» **What needs to be done**
Word for word, copy each record that comes after this.

Collected data entries:
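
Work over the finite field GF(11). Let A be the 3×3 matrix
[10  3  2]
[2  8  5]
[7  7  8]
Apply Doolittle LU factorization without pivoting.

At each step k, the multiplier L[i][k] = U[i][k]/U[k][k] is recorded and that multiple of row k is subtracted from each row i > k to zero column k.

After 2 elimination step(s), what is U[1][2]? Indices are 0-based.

[col 0] pivot 10
  R1 -= 9*R0 → (0, 3, 9)  (L[1][0] := 9)
  R2 -= 4*R0 → (0, 6, 0)  (L[2][0] := 4)
[col 1] pivot 3
  R2 -= 2*R1 → (0, 0, 4)  (L[2][1] := 2)

U[1][2] = 9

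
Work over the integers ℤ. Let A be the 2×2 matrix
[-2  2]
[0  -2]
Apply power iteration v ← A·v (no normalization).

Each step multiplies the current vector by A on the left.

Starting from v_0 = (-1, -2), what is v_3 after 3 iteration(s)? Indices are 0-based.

v_3 = (-40, 16)

v_0 = (-1, -2).
v_1 = A·v_0 = (-2, 4).
v_2 = A·v_1 = (12, -8).
v_3 = A·v_2 = (-40, 16).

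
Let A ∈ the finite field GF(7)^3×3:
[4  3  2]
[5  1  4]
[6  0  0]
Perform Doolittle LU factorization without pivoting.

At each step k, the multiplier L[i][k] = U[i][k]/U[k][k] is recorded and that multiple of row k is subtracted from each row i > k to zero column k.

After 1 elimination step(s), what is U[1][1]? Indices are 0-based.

U[1][1] = 6

k=0: U[0][0]=4
  eliminate (1,0): mult=3, new row 1: (0, 6, 5); set L[1][0]=3
  eliminate (2,0): mult=5, new row 2: (0, 6, 4); set L[2][0]=5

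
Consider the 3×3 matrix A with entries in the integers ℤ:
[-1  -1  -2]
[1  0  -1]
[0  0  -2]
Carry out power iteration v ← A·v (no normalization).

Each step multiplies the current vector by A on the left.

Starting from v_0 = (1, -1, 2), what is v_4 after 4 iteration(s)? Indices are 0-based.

v_0 = (1, -1, 2).
v_1 = A·v_0 = (-4, -1, -4).
v_2 = A·v_1 = (13, 0, 8).
v_3 = A·v_2 = (-29, 5, -16).
v_4 = A·v_3 = (56, -13, 32).

v_4 = (56, -13, 32)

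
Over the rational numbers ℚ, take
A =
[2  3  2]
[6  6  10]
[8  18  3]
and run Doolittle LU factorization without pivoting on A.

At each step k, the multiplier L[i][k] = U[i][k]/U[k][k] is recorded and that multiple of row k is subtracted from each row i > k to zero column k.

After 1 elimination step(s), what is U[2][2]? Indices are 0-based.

U[2][2] = -5

Step 1: pivot at (0,0) is 2.
  row1 ← row1 − (3)·row0  ⇒  L[1][0]=3, U row1=(0, -3, 4)
  row2 ← row2 − (4)·row0  ⇒  L[2][0]=4, U row2=(0, 6, -5)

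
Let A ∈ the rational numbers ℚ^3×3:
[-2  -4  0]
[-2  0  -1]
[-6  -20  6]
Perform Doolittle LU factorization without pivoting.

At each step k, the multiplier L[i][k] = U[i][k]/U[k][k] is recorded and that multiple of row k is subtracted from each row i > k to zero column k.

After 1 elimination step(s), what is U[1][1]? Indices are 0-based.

Step 1: pivot at (0,0) is -2.
  row1 ← row1 − (1)·row0  ⇒  L[1][0]=1, U row1=(0, 4, -1)
  row2 ← row2 − (3)·row0  ⇒  L[2][0]=3, U row2=(0, -8, 6)

U[1][1] = 4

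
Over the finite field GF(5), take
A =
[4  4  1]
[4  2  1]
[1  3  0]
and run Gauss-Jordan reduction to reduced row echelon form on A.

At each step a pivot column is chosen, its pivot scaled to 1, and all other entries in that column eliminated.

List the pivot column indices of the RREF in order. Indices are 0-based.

pivot(0,0)=4: scale R0 → (1, 1, 4)
  clear (1,0): R1 −= (4)R0 → (0, 3, 0)
  clear (2,0): R2 −= (1)R0 → (0, 2, 1)
pivot(1,1)=3: scale R1 → (0, 1, 0)
  clear (0,1): R0 −= (1)R1 → (1, 0, 4)
  clear (2,1): R2 −= (2)R1 → (0, 0, 1)
pivot(2,2)=1: scale R2 → (0, 0, 1)
  clear (0,2): R0 −= (4)R2 → (1, 0, 0)

pivot columns: 0, 1, 2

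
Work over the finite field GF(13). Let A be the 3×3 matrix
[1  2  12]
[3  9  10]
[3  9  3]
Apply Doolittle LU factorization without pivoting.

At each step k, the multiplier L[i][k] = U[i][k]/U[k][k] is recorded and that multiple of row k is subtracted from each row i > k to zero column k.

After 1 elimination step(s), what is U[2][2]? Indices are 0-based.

k=0: U[0][0]=1
  eliminate (1,0): mult=3, new row 1: (0, 3, 0); set L[1][0]=3
  eliminate (2,0): mult=3, new row 2: (0, 3, 6); set L[2][0]=3

U[2][2] = 6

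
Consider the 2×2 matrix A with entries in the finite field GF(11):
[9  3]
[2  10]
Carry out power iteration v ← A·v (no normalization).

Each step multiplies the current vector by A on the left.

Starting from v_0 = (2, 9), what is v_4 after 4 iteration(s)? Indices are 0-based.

v_4 = (9, 8)

v_0 = (2, 9).
v_1 = A·v_0 = (1, 6).
v_2 = A·v_1 = (5, 7).
v_3 = A·v_2 = (0, 3).
v_4 = A·v_3 = (9, 8).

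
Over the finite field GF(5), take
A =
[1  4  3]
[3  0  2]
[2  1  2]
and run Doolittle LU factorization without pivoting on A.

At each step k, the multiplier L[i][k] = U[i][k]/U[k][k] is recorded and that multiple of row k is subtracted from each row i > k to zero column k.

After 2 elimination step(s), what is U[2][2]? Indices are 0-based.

U[2][2] = 3

Step 1: pivot at (0,0) is 1.
  row1 ← row1 − (3)·row0  ⇒  L[1][0]=3, U row1=(0, 3, 3)
  row2 ← row2 − (2)·row0  ⇒  L[2][0]=2, U row2=(0, 3, 1)
Step 2: pivot at (1,1) is 3.
  row2 ← row2 − (1)·row1  ⇒  L[2][1]=1, U row2=(0, 0, 3)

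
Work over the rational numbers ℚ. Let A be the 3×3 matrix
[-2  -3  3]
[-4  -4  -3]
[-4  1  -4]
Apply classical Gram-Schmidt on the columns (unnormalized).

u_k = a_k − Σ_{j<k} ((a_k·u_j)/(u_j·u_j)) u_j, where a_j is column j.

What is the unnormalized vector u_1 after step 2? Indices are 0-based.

u_1 = (-2, -2, 3)

Step 1: u_0 = a_0 = (-2, -4, -4).
Step 2: u_1 = a_1 − (1/2)·u_0 = (-2, -2, 3).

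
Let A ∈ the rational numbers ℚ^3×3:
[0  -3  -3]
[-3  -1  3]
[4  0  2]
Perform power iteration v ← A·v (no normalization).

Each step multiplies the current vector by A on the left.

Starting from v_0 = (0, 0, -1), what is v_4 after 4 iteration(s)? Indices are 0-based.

v_4 = (-201, 201, 200)

v_0 = (0, 0, -1).
v_1 = A·v_0 = (3, -3, -2).
v_2 = A·v_1 = (15, -12, 8).
v_3 = A·v_2 = (12, -9, 76).
v_4 = A·v_3 = (-201, 201, 200).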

» **Response to this task**
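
Work over the finite field GF(11). Let A be the 3×3 matrix
[10  3  2]
[2  8  5]
[7  7  8]
Apply Doolittle LU factorization without pivoting.

At each step k, the multiplier L[i][k] = U[i][k]/U[k][k] is recorded and that multiple of row k is subtracted from each row i > k to zero column k.

After 2 elimination step(s), what is U[1][2]? Indices are 0-based.

[col 0] pivot 10
  R1 -= 9*R0 → (0, 3, 9)  (L[1][0] := 9)
  R2 -= 4*R0 → (0, 6, 0)  (L[2][0] := 4)
[col 1] pivot 3
  R2 -= 2*R1 → (0, 0, 4)  (L[2][1] := 2)

U[1][2] = 9

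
Work over the integers ℤ. Let A be the 2×2 matrix
[-2  2]
[0  -2]
Apply power iteration v ← A·v (no normalization).

Each step multiplies the current vector by A on the left.

Starting from v_0 = (-1, -2), what is v_3 after 3 iteration(s)? Indices are 0-based.

v_3 = (-40, 16)

v_0 = (-1, -2).
v_1 = A·v_0 = (-2, 4).
v_2 = A·v_1 = (12, -8).
v_3 = A·v_2 = (-40, 16).

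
Let A ∈ the finite field GF(7)^3×3:
[4  3  2]
[5  1  4]
[6  0  0]
Perform Doolittle LU factorization without pivoting.

At each step k, the multiplier L[i][k] = U[i][k]/U[k][k] is recorded and that multiple of row k is subtracted from each row i > k to zero column k.

After 1 elimination step(s), what is U[1][1]? Indices are 0-based.

U[1][1] = 6

k=0: U[0][0]=4
  eliminate (1,0): mult=3, new row 1: (0, 6, 5); set L[1][0]=3
  eliminate (2,0): mult=5, new row 2: (0, 6, 4); set L[2][0]=5

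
Consider the 3×3 matrix A with entries in the integers ℤ:
[-1  -1  -2]
[1  0  -1]
[0  0  -2]
Carry out power iteration v ← A·v (no normalization).

Each step multiplies the current vector by A on the left.

Starting from v_0 = (1, -1, 2), what is v_4 after 4 iteration(s)? Indices are 0-based.

v_0 = (1, -1, 2).
v_1 = A·v_0 = (-4, -1, -4).
v_2 = A·v_1 = (13, 0, 8).
v_3 = A·v_2 = (-29, 5, -16).
v_4 = A·v_3 = (56, -13, 32).

v_4 = (56, -13, 32)

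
Over the rational numbers ℚ, take
A =
[2  3  2]
[6  6  10]
[8  18  3]
and run Doolittle LU factorization without pivoting on A.

At each step k, the multiplier L[i][k] = U[i][k]/U[k][k] is recorded and that multiple of row k is subtracted from each row i > k to zero column k.

After 1 elimination step(s), what is U[2][2]? Indices are 0-based.

U[2][2] = -5

Step 1: pivot at (0,0) is 2.
  row1 ← row1 − (3)·row0  ⇒  L[1][0]=3, U row1=(0, -3, 4)
  row2 ← row2 − (4)·row0  ⇒  L[2][0]=4, U row2=(0, 6, -5)

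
Let A ∈ the rational numbers ℚ^3×3:
[-2  -4  0]
[-2  0  -1]
[-6  -20  6]
Perform Doolittle LU factorization without pivoting.

At each step k, the multiplier L[i][k] = U[i][k]/U[k][k] is recorded and that multiple of row k is subtracted from each row i > k to zero column k.

After 1 elimination step(s), what is U[1][1]? Indices are 0-based.

Step 1: pivot at (0,0) is -2.
  row1 ← row1 − (1)·row0  ⇒  L[1][0]=1, U row1=(0, 4, -1)
  row2 ← row2 − (3)·row0  ⇒  L[2][0]=3, U row2=(0, -8, 6)

U[1][1] = 4

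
Over the finite field GF(5), take
A =
[4  4  1]
[4  2  1]
[1  3  0]
and run Gauss-Jordan reduction to reduced row echelon form on A.

At each step a pivot column is chosen, its pivot scaled to 1, and all other entries in that column eliminated.

List the pivot column indices of the RREF in order. Indices are 0-based.

pivot(0,0)=4: scale R0 → (1, 1, 4)
  clear (1,0): R1 −= (4)R0 → (0, 3, 0)
  clear (2,0): R2 −= (1)R0 → (0, 2, 1)
pivot(1,1)=3: scale R1 → (0, 1, 0)
  clear (0,1): R0 −= (1)R1 → (1, 0, 4)
  clear (2,1): R2 −= (2)R1 → (0, 0, 1)
pivot(2,2)=1: scale R2 → (0, 0, 1)
  clear (0,2): R0 −= (4)R2 → (1, 0, 0)

pivot columns: 0, 1, 2

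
Work over the finite field GF(13). Let A be the 3×3 matrix
[1  2  12]
[3  9  10]
[3  9  3]
Apply Doolittle LU factorization without pivoting.

At each step k, the multiplier L[i][k] = U[i][k]/U[k][k] is recorded and that multiple of row k is subtracted from each row i > k to zero column k.

After 1 elimination step(s), what is U[2][2]? Indices are 0-based.

k=0: U[0][0]=1
  eliminate (1,0): mult=3, new row 1: (0, 3, 0); set L[1][0]=3
  eliminate (2,0): mult=3, new row 2: (0, 3, 6); set L[2][0]=3

U[2][2] = 6

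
Consider the 2×2 matrix A with entries in the finite field GF(11):
[9  3]
[2  10]
Carry out power iteration v ← A·v (no normalization).

Each step multiplies the current vector by A on the left.

Starting from v_0 = (2, 9), what is v_4 after 4 iteration(s)? Indices are 0-based.

v_4 = (9, 8)

v_0 = (2, 9).
v_1 = A·v_0 = (1, 6).
v_2 = A·v_1 = (5, 7).
v_3 = A·v_2 = (0, 3).
v_4 = A·v_3 = (9, 8).

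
Over the finite field GF(5), take
A =
[1  4  3]
[3  0  2]
[2  1  2]
and run Doolittle LU factorization without pivoting on A.

At each step k, the multiplier L[i][k] = U[i][k]/U[k][k] is recorded and that multiple of row k is subtracted from each row i > k to zero column k.

After 2 elimination step(s), what is U[2][2]? Indices are 0-based.

U[2][2] = 3

Step 1: pivot at (0,0) is 1.
  row1 ← row1 − (3)·row0  ⇒  L[1][0]=3, U row1=(0, 3, 3)
  row2 ← row2 − (2)·row0  ⇒  L[2][0]=2, U row2=(0, 3, 1)
Step 2: pivot at (1,1) is 3.
  row2 ← row2 − (1)·row1  ⇒  L[2][1]=1, U row2=(0, 0, 3)

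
Work over the rational numbers ℚ. Let A be the 3×3 matrix
[-2  -3  3]
[-4  -4  -3]
[-4  1  -4]
Apply classical Gram-Schmidt on the columns (unnormalized).

u_k = a_k − Σ_{j<k} ((a_k·u_j)/(u_j·u_j)) u_j, where a_j is column j.

What is the unnormalized vector u_1 after step 2? Indices are 0-based.

u_1 = (-2, -2, 3)

Step 1: u_0 = a_0 = (-2, -4, -4).
Step 2: u_1 = a_1 − (1/2)·u_0 = (-2, -2, 3).

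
Let A ∈ the rational numbers ℚ^3×3:
[0  -3  -3]
[-3  -1  3]
[4  0  2]
Perform power iteration v ← A·v (no normalization).

Each step multiplies the current vector by A on the left.

Starting from v_0 = (0, 0, -1), what is v_4 after 4 iteration(s)? Indices are 0-based.

v_4 = (-201, 201, 200)

v_0 = (0, 0, -1).
v_1 = A·v_0 = (3, -3, -2).
v_2 = A·v_1 = (15, -12, 8).
v_3 = A·v_2 = (12, -9, 76).
v_4 = A·v_3 = (-201, 201, 200).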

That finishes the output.